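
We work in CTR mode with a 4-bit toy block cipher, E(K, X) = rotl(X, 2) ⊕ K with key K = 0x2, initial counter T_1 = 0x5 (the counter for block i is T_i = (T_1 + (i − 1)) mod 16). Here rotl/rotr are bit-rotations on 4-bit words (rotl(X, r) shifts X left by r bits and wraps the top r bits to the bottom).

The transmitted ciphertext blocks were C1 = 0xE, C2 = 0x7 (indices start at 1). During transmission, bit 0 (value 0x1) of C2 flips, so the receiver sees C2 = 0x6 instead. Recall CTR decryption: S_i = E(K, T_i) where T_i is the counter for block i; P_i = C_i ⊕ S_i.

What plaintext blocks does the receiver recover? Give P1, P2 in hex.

Only C2 changed, to 0x6. In CTR, a change in C_i flips the same bit in P_i only; the keystream is unaffected. Decrypting the received ciphertext:
P1: T = 0x5, S = E(K, T) = 0x7; 0xE ⊕ 0x7 = 0x9.
P2: T = 0x6, S = E(K, T) = 0xB; 0x6 ⊕ 0xB = 0xD.
Blocks that differ from the original plaintext: P2.

P1 = 0x9, P2 = 0xD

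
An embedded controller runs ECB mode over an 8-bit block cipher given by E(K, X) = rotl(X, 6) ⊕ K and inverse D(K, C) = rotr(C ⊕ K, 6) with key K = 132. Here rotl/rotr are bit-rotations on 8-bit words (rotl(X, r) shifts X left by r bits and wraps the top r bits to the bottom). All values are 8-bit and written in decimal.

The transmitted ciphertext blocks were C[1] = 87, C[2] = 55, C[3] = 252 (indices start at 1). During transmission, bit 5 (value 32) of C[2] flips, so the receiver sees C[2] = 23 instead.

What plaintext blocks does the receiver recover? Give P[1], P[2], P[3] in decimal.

ECB decryption: P_i = D(K, C_i).
Only C[2] changed, to 23. In ECB, a change in C_i affects only P_i. Decrypting the received ciphertext:
P[1]: D(K, 87) = 79.
P[2]: D(K, 23) = 78.
P[3]: D(K, 252) = 225.
Blocks that differ from the original plaintext: P[2].

P[1] = 79, P[2] = 78, P[3] = 225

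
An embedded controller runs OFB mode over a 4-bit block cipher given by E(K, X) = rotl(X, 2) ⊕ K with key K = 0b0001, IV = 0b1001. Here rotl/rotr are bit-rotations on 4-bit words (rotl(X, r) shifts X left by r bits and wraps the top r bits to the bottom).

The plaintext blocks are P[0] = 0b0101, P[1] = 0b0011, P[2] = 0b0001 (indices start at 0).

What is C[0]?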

- [DIRECTIONS]
Write out the listing exactly from its first line to the line containing "An embedded controller runs ECB". Both of those lines belong in the answer.

- [EXERCISE SOLUTION]
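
We work in CTR mode with a 4-bit toy block cipher, E(K, X) = rotl(X, 2) ⊕ K with key K = 0x2, initial counter T_1 = 0x5 (the counter for block i is T_i = (T_1 + (i − 1)) mod 16). Here rotl/rotr are bit-rotations on 4-bit words (rotl(X, r) shifts X left by r bits and wraps the top r bits to the bottom).

The transmitted ciphertext blocks were C1 = 0xE, C2 = 0x7 (indices start at 1). During transmission, bit 0 (value 0x1) of C2 flips, so the receiver sees C2 = 0x6 instead. Recall CTR decryption: S_i = E(K, T_i) where T_i is the counter for block i; P_i = C_i ⊕ S_i.

What plaintext blocks does the receiver recover? Give P1, P2 in hex.

Only C2 changed, to 0x6. In CTR, a change in C_i flips the same bit in P_i only; the keystream is unaffected. Decrypting the received ciphertext:
P1: T = 0x5, S = E(K, T) = 0x7; 0xE ⊕ 0x7 = 0x9.
P2: T = 0x6, S = E(K, T) = 0xB; 0x6 ⊕ 0xB = 0xD.
Blocks that differ from the original plaintext: P2.

P1 = 0x9, P2 = 0xD

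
An embedded controller runs ECB mode over an 8-bit block cipher given by E(K, X) = rotl(X, 6) ⊕ K and inverse D(K, C) = rotr(C ⊕ K, 6) with key K = 132. Here rotl/rotr are bit-rotations on 8-bit words (rotl(X, r) shifts X left by r bits and wraps the top r bits to the bottom). All values are 8-bit and written in decimal.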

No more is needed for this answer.